◆ WHAT IS REQUIRED ◆
Output the complete listing exactly.

── RAW DATA

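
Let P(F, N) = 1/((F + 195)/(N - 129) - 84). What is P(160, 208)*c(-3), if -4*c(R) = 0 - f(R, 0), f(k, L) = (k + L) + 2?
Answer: 79/25124 ≈ 0.0031444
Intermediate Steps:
f(k, L) = 2 + L + k (f(k, L) = (L + k) + 2 = 2 + L + k)
P(F, N) = 1/(-84 + (195 + F)/(-129 + N)) (P(F, N) = 1/((195 + F)/(-129 + N) - 84) = 1/(-84 + (195 + F)/(-129 + N)))
c(R) = 1/2 + R/4 (c(R) = -(0 - (2 + 0 + R))/4 = -(0 - (2 + R))/4 = -(0 + (-2 - R))/4 = -(-2 - R)/4 = 1/2 + R/4)
P(160, 208)*c(-3) = ((-129 + 208)/(11031 + 160 - 84*208))*(1/2 + (1/4)*(-3)) = (79/(11031 + 160 - 17472))*(1/2 - 3/4) = (79/(-6281))*(-1/4) = -1/6281*79*(-1/4) = -79/6281*(-1/4) = 79/25124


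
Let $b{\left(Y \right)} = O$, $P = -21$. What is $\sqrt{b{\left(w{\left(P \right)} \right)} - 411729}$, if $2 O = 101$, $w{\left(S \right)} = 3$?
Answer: $\frac{i \sqrt{1646714}}{2} \approx 641.62 i$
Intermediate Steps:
$O = \frac{101}{2}$ ($O = \frac{1}{2} \cdot 101 = \frac{101}{2} \approx 50.5$)
$b{\left(Y \right)} = \frac{101}{2}$
$\sqrt{b{\left(w{\left(P \right)} \right)} - 411729} = \sqrt{\frac{101}{2} - 411729} = \sqrt{- \frac{823357}{2}} = \frac{i \sqrt{1646714}}{2}$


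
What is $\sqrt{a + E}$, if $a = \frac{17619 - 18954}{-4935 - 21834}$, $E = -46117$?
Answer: $\frac{27 i \sqrt{5036801502}}{8923} \approx 214.75 i$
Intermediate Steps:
$a = \frac{445}{8923}$ ($a = - \frac{1335}{-26769} = \left(-1335\right) \left(- \frac{1}{26769}\right) = \frac{445}{8923} \approx 0.049871$)
$\sqrt{a + E} = \sqrt{\frac{445}{8923} - 46117} = \sqrt{- \frac{411501546}{8923}} = \frac{27 i \sqrt{5036801502}}{8923}$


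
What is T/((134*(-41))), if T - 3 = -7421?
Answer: 3709/2747 ≈ 1.3502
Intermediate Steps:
T = -7418 (T = 3 - 7421 = -7418)
T/((134*(-41))) = -7418/(134*(-41)) = -7418/(-5494) = -7418*(-1/5494) = 3709/2747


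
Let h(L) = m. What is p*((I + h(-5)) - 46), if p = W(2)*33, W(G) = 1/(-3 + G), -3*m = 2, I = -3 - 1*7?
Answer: 1870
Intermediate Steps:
I = -10 (I = -3 - 7 = -10)
m = -2/3 (m = -1/3*2 = -2/3 ≈ -0.66667)
h(L) = -2/3
p = -33 (p = 33/(-3 + 2) = 33/(-1) = -1*33 = -33)
p*((I + h(-5)) - 46) = -33*((-10 - 2/3) - 46) = -33*(-32/3 - 46) = -33*(-170/3) = 1870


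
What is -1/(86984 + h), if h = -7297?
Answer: -1/79687 ≈ -1.2549e-5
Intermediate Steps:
-1/(86984 + h) = -1/(86984 - 7297) = -1/79687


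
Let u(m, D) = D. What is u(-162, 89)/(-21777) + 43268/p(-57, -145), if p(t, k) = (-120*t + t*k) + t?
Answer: 78408997/27308358 ≈ 2.8712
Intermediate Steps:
p(t, k) = -119*t + k*t (p(t, k) = (-120*t + k*t) + t = -119*t + k*t)
u(-162, 89)/(-21777) + 43268/p(-57, -145) = 89/(-21777) + 43268/((-57*(-119 - 145))) = 89*(-1/21777) + 43268/((-57*(-264))) = -89/21777 + 43268/15048 = -89/21777 + 43268*(1/15048) = -89/21777 + 10817/3762 = 78408997/27308358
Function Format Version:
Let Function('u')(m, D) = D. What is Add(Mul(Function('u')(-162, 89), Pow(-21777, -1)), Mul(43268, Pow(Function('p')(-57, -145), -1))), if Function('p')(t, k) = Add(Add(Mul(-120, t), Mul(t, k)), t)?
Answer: Rational(78408997, 27308358) ≈ 2.8712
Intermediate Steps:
Function('p')(t, k) = Add(Mul(-119, t), Mul(k, t)) (Function('p')(t, k) = Add(Add(Mul(-120, t), Mul(k, t)), t) = Add(Mul(-119, t), Mul(k, t)))
Add(Mul(Function('u')(-162, 89), Pow(-21777, -1)), Mul(43268, Pow(Function('p')(-57, -145), -1))) = Add(Mul(89, Pow(-21777, -1)), Mul(43268, Pow(Mul(-57, Add(-119, -145)), -1))) = Add(Mul(89, Rational(-1, 21777)), Mul(43268, Pow(Mul(-57, -264), -1))) = Add(Rational(-89, 21777), Mul(43268, Pow(15048, -1))) = Add(Rational(-89, 21777), Mul(43268, Rational(1, 15048))) = Add(Rational(-89, 21777), Rational(10817, 3762)) = Rational(78408997, 27308358)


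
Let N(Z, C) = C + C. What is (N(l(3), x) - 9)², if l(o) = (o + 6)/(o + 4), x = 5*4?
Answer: 961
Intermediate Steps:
x = 20
l(o) = (6 + o)/(4 + o)
N(Z, C) = 2*C
(N(l(3), x) - 9)² = (2*20 - 9)² = (40 - 9)² = 31² = 961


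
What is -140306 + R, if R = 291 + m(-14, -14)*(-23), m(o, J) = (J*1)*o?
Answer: -144523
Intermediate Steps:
m(o, J) = J*o
R = -4217 (R = 291 - 14*(-14)*(-23) = 291 + 196*(-23) = 291 - 4508 = -4217)
-140306 + R = -140306 - 4217 = -144523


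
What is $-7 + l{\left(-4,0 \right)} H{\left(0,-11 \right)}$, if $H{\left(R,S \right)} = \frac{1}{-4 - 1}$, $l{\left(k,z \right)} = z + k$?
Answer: $- \frac{31}{5} \approx -6.2$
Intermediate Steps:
$l{\left(k,z \right)} = k + z$
$H{\left(R,S \right)} = - \frac{1}{5}$ ($H{\left(R,S \right)} = \frac{1}{-5} = - \frac{1}{5}$)
$-7 + l{\left(-4,0 \right)} H{\left(0,-11 \right)} = -7 + \left(-4 + 0\right) \left(- \frac{1}{5}\right) = -7 - - \frac{4}{5} = -7 + \frac{4}{5} = - \frac{31}{5}$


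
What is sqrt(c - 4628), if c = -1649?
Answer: I*sqrt(6277) ≈ 79.228*I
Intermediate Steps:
sqrt(c - 4628) = sqrt(-1649 - 4628) = sqrt(-6277) = I*sqrt(6277)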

────

◆ TASK RESULT ◆
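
Let P(F, N) = 1/((F + 195)/(N - 129) - 84). What is P(160, 208)*c(-3), if -4*c(R) = 0 - f(R, 0), f(k, L) = (k + L) + 2?
Answer: 79/25124 ≈ 0.0031444
Intermediate Steps:
f(k, L) = 2 + L + k (f(k, L) = (L + k) + 2 = 2 + L + k)
P(F, N) = 1/(-84 + (195 + F)/(-129 + N)) (P(F, N) = 1/((195 + F)/(-129 + N) - 84) = 1/(-84 + (195 + F)/(-129 + N)))
c(R) = 1/2 + R/4 (c(R) = -(0 - (2 + 0 + R))/4 = -(0 - (2 + R))/4 = -(0 + (-2 - R))/4 = -(-2 - R)/4 = 1/2 + R/4)
P(160, 208)*c(-3) = ((-129 + 208)/(11031 + 160 - 84*208))*(1/2 + (1/4)*(-3)) = (79/(11031 + 160 - 17472))*(1/2 - 3/4) = (79/(-6281))*(-1/4) = -1/6281*79*(-1/4) = -79/6281*(-1/4) = 79/25124


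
Let $b{\left(Y \right)} = O$, $P = -21$. What is $\sqrt{b{\left(w{\left(P \right)} \right)} - 411729}$, if $2 O = 101$, $w{\left(S \right)} = 3$?
Answer: $\frac{i \sqrt{1646714}}{2} \approx 641.62 i$
Intermediate Steps:
$O = \frac{101}{2}$ ($O = \frac{1}{2} \cdot 101 = \frac{101}{2} \approx 50.5$)
$b{\left(Y \right)} = \frac{101}{2}$
$\sqrt{b{\left(w{\left(P \right)} \right)} - 411729} = \sqrt{\frac{101}{2} - 411729} = \sqrt{- \frac{823357}{2}} = \frac{i \sqrt{1646714}}{2}$


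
What is $\sqrt{a + E}$, if $a = \frac{17619 - 18954}{-4935 - 21834}$, $E = -46117$?
Answer: $\frac{27 i \sqrt{5036801502}}{8923} \approx 214.75 i$
Intermediate Steps:
$a = \frac{445}{8923}$ ($a = - \frac{1335}{-26769} = \left(-1335\right) \left(- \frac{1}{26769}\right) = \frac{445}{8923} \approx 0.049871$)
$\sqrt{a + E} = \sqrt{\frac{445}{8923} - 46117} = \sqrt{- \frac{411501546}{8923}} = \frac{27 i \sqrt{5036801502}}{8923}$


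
What is T/((134*(-41))), if T - 3 = -7421?
Answer: 3709/2747 ≈ 1.3502
Intermediate Steps:
T = -7418 (T = 3 - 7421 = -7418)
T/((134*(-41))) = -7418/(134*(-41)) = -7418/(-5494) = -7418*(-1/5494) = 3709/2747


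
Let h(L) = m. What is p*((I + h(-5)) - 46), if p = W(2)*33, W(G) = 1/(-3 + G), -3*m = 2, I = -3 - 1*7?
Answer: 1870
Intermediate Steps:
I = -10 (I = -3 - 7 = -10)
m = -2/3 (m = -1/3*2 = -2/3 ≈ -0.66667)
h(L) = -2/3
p = -33 (p = 33/(-3 + 2) = 33/(-1) = -1*33 = -33)
p*((I + h(-5)) - 46) = -33*((-10 - 2/3) - 46) = -33*(-32/3 - 46) = -33*(-170/3) = 1870


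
What is -1/(86984 + h), if h = -7297?
Answer: -1/79687 ≈ -1.2549e-5
Intermediate Steps:
-1/(86984 + h) = -1/(86984 - 7297) = -1/79687


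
Let u(m, D) = D. What is u(-162, 89)/(-21777) + 43268/p(-57, -145), if p(t, k) = (-120*t + t*k) + t?
Answer: 78408997/27308358 ≈ 2.8712
Intermediate Steps:
p(t, k) = -119*t + k*t (p(t, k) = (-120*t + k*t) + t = -119*t + k*t)
u(-162, 89)/(-21777) + 43268/p(-57, -145) = 89/(-21777) + 43268/((-57*(-119 - 145))) = 89*(-1/21777) + 43268/((-57*(-264))) = -89/21777 + 43268/15048 = -89/21777 + 43268*(1/15048) = -89/21777 + 10817/3762 = 78408997/27308358
Function Format Version:
Let Function('u')(m, D) = D. What is Add(Mul(Function('u')(-162, 89), Pow(-21777, -1)), Mul(43268, Pow(Function('p')(-57, -145), -1))), if Function('p')(t, k) = Add(Add(Mul(-120, t), Mul(t, k)), t)?
Answer: Rational(78408997, 27308358) ≈ 2.8712
Intermediate Steps:
Function('p')(t, k) = Add(Mul(-119, t), Mul(k, t)) (Function('p')(t, k) = Add(Add(Mul(-120, t), Mul(k, t)), t) = Add(Mul(-119, t), Mul(k, t)))
Add(Mul(Function('u')(-162, 89), Pow(-21777, -1)), Mul(43268, Pow(Function('p')(-57, -145), -1))) = Add(Mul(89, Pow(-21777, -1)), Mul(43268, Pow(Mul(-57, Add(-119, -145)), -1))) = Add(Mul(89, Rational(-1, 21777)), Mul(43268, Pow(Mul(-57, -264), -1))) = Add(Rational(-89, 21777), Mul(43268, Pow(15048, -1))) = Add(Rational(-89, 21777), Mul(43268, Rational(1, 15048))) = Add(Rational(-89, 21777), Rational(10817, 3762)) = Rational(78408997, 27308358)


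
Let N(Z, C) = C + C. What is (N(l(3), x) - 9)², if l(o) = (o + 6)/(o + 4), x = 5*4?
Answer: 961
Intermediate Steps:
x = 20
l(o) = (6 + o)/(4 + o)
N(Z, C) = 2*C
(N(l(3), x) - 9)² = (2*20 - 9)² = (40 - 9)² = 31² = 961


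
What is -140306 + R, if R = 291 + m(-14, -14)*(-23), m(o, J) = (J*1)*o?
Answer: -144523
Intermediate Steps:
m(o, J) = J*o
R = -4217 (R = 291 - 14*(-14)*(-23) = 291 + 196*(-23) = 291 - 4508 = -4217)
-140306 + R = -140306 - 4217 = -144523


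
What is $-7 + l{\left(-4,0 \right)} H{\left(0,-11 \right)}$, if $H{\left(R,S \right)} = \frac{1}{-4 - 1}$, $l{\left(k,z \right)} = z + k$?
Answer: $- \frac{31}{5} \approx -6.2$
Intermediate Steps:
$l{\left(k,z \right)} = k + z$
$H{\left(R,S \right)} = - \frac{1}{5}$ ($H{\left(R,S \right)} = \frac{1}{-5} = - \frac{1}{5}$)
$-7 + l{\left(-4,0 \right)} H{\left(0,-11 \right)} = -7 + \left(-4 + 0\right) \left(- \frac{1}{5}\right) = -7 - - \frac{4}{5} = -7 + \frac{4}{5} = - \frac{31}{5}$


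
What is sqrt(c - 4628), if c = -1649?
Answer: I*sqrt(6277) ≈ 79.228*I
Intermediate Steps:
sqrt(c - 4628) = sqrt(-1649 - 4628) = sqrt(-6277) = I*sqrt(6277)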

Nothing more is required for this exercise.